-- Given data --
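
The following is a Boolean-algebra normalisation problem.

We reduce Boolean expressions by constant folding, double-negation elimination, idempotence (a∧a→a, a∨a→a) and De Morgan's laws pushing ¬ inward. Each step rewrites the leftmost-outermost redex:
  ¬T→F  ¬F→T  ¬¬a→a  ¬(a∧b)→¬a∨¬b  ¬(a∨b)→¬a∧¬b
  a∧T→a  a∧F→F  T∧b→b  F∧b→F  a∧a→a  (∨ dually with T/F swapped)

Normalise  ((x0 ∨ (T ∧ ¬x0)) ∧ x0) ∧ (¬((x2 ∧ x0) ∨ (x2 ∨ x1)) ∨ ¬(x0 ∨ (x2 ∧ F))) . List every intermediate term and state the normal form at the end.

  start: ((x0 ∨ (T ∧ ¬x0)) ∧ x0) ∧ (¬((x2 ∧ x0) ∨ (x2 ∨ x1)) ∨ ¬(x0 ∨ (x2 ∧ F)))
  [1] ((x0 ∨ ¬x0) ∧ x0) ∧ (¬((x2 ∧ x0) ∨ (x2 ∨ x1)) ∨ ¬(x0 ∨ (x2 ∧ F)))
  [2] ((x0 ∨ ¬x0) ∧ x0) ∧ ((¬(x2 ∧ x0) ∧ ¬(x2 ∨ x1)) ∨ ¬(x0 ∨ (x2 ∧ F)))
  [3] ((x0 ∨ ¬x0) ∧ x0) ∧ (((¬x2 ∨ ¬x0) ∧ ¬(x2 ∨ x1)) ∨ ¬(x0 ∨ (x2 ∧ F)))
  [4] ((x0 ∨ ¬x0) ∧ x0) ∧ (((¬x2 ∨ ¬x0) ∧ (¬x2 ∧ ¬x1)) ∨ ¬(x0 ∨ (x2 ∧ F)))
  [5] ((x0 ∨ ¬x0) ∧ x0) ∧ (((¬x2 ∨ ¬x0) ∧ (¬x2 ∧ ¬x1)) ∨ (¬x0 ∧ ¬(x2 ∧ F)))
  [6] ((x0 ∨ ¬x0) ∧ x0) ∧ (((¬x2 ∨ ¬x0) ∧ (¬x2 ∧ ¬x1)) ∨ (¬x0 ∧ (¬x2 ∨ ¬F)))
  [7] ((x0 ∨ ¬x0) ∧ x0) ∧ (((¬x2 ∨ ¬x0) ∧ (¬x2 ∧ ¬x1)) ∨ (¬x0 ∧ (¬x2 ∨ T)))
  [8] ((x0 ∨ ¬x0) ∧ x0) ∧ (((¬x2 ∨ ¬x0) ∧ (¬x2 ∧ ¬x1)) ∨ (¬x0 ∧ T))
  [9] ((x0 ∨ ¬x0) ∧ x0) ∧ (((¬x2 ∨ ¬x0) ∧ (¬x2 ∧ ¬x1)) ∨ ¬x0)

Answer: normal form = ((x0 ∨ ¬x0) ∧ x0) ∧ (((¬x2 ∨ ¬x0) ∧ (¬x2 ∧ ¬x1)) ∨ ¬x0)  (in 9 steps)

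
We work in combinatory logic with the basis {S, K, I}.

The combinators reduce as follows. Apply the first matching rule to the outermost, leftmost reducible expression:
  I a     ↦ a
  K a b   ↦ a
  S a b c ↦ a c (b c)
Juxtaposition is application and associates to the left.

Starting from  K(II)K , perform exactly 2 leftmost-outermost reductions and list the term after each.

Answer: after 2 steps: I

Derivation:
  start: K(II)K
  →1  II
  →2  I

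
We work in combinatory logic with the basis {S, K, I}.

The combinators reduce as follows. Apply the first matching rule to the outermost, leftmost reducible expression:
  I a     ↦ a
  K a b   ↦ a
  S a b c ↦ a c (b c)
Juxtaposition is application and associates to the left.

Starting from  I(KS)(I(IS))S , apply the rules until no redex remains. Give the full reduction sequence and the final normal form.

  start: I(KS)(I(IS))S
  →1  KS(I(IS))S
  →2  SS

Answer: normal form = SS  (in 2 steps)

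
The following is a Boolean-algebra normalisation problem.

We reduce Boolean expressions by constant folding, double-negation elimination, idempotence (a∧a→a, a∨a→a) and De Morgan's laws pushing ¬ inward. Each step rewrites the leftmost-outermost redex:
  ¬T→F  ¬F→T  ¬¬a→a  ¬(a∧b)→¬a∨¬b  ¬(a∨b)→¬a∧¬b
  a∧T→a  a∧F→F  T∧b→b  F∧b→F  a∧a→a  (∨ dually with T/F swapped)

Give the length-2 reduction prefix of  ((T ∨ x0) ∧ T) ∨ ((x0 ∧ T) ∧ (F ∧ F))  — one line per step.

  start: ((T ∨ x0) ∧ T) ∨ ((x0 ∧ T) ∧ (F ∧ F))
  [1] (T ∨ x0) ∨ ((x0 ∧ T) ∧ (F ∧ F))
  [2] T ∨ ((x0 ∧ T) ∧ (F ∧ F))

Answer: after 2 steps: T ∨ ((x0 ∧ T) ∧ (F ∧ F))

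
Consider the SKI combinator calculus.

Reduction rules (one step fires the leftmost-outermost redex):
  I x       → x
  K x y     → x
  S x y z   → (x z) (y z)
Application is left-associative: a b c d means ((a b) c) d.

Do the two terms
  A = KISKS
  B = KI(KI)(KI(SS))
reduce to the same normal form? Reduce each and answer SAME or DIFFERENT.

Answer: DIFFERENT — A ⇓ KS, B ⇓ I

Working:
Term A:
  start: KISKS
  [1] IKS
  [2] KS

Term B:
  start: KI(KI)(KI(SS))
  [1] I(KI(SS))
  [2] KI(SS)
  [3] I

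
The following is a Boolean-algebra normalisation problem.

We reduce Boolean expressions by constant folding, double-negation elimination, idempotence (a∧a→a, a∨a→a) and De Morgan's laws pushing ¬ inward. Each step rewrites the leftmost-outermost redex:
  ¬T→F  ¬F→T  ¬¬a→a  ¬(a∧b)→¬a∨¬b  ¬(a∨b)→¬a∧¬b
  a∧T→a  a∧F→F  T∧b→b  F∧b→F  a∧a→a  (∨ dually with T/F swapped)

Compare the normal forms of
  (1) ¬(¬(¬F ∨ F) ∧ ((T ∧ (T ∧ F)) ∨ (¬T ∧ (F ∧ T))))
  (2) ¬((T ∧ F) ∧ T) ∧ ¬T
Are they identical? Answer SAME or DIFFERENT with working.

Answer: DIFFERENT — A ⇓ T, B ⇓ F

Derivation:
Term A:
  start: ¬(¬(¬F ∨ F) ∧ ((T ∧ (T ∧ F)) ∨ (¬T ∧ (F ∧ T))))
  [1] ¬¬(¬F ∨ F) ∨ ¬((T ∧ (T ∧ F)) ∨ (¬T ∧ (F ∧ T)))
  [2] (¬F ∨ F) ∨ ¬((T ∧ (T ∧ F)) ∨ (¬T ∧ (F ∧ T)))
  [3] ¬F ∨ ¬((T ∧ (T ∧ F)) ∨ (¬T ∧ (F ∧ T)))
  [4] T ∨ ¬((T ∧ (T ∧ F)) ∨ (¬T ∧ (F ∧ T)))
  [5] T

Term B:
  start: ¬((T ∧ F) ∧ T) ∧ ¬T
  [1] (¬(T ∧ F) ∨ ¬T) ∧ ¬T
  [2] ((¬T ∨ ¬F) ∨ ¬T) ∧ ¬T
  [3] ((F ∨ ¬F) ∨ ¬T) ∧ ¬T
  [4] (¬F ∨ ¬T) ∧ ¬T
  [5] (T ∨ ¬T) ∧ ¬T
  [6] T ∧ ¬T
  [7] ¬T
  [8] F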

-- What you should do --
The lines from the one containing "(1) ¬(¬(¬F ∨ F) ∧ ((T ∧ (T" through the final line of the listing above are all you should set down, exactly as written.

-- Answer to this exercise --
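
  (1) ¬(¬(¬F ∨ F) ∧ ((T ∧ (T ∧ F)) ∨ (¬T ∧ (F ∧ T))))
  (2) ¬((T ∧ F) ∧ T) ∧ ¬T
Are they identical? Answer SAME or DIFFERENT with working.

Answer: DIFFERENT — A ⇓ T, B ⇓ F

Derivation:
Term A:
  start: ¬(¬(¬F ∨ F) ∧ ((T ∧ (T ∧ F)) ∨ (¬T ∧ (F ∧ T))))
  [1] ¬¬(¬F ∨ F) ∨ ¬((T ∧ (T ∧ F)) ∨ (¬T ∧ (F ∧ T)))
  [2] (¬F ∨ F) ∨ ¬((T ∧ (T ∧ F)) ∨ (¬T ∧ (F ∧ T)))
  [3] ¬F ∨ ¬((T ∧ (T ∧ F)) ∨ (¬T ∧ (F ∧ T)))
  [4] T ∨ ¬((T ∧ (T ∧ F)) ∨ (¬T ∧ (F ∧ T)))
  [5] T

Term B:
  start: ¬((T ∧ F) ∧ T) ∧ ¬T
  [1] (¬(T ∧ F) ∨ ¬T) ∧ ¬T
  [2] ((¬T ∨ ¬F) ∨ ¬T) ∧ ¬T
  [3] ((F ∨ ¬F) ∨ ¬T) ∧ ¬T
  [4] (¬F ∨ ¬T) ∧ ¬T
  [5] (T ∨ ¬T) ∧ ¬T
  [6] T ∧ ¬T
  [7] ¬T
  [8] F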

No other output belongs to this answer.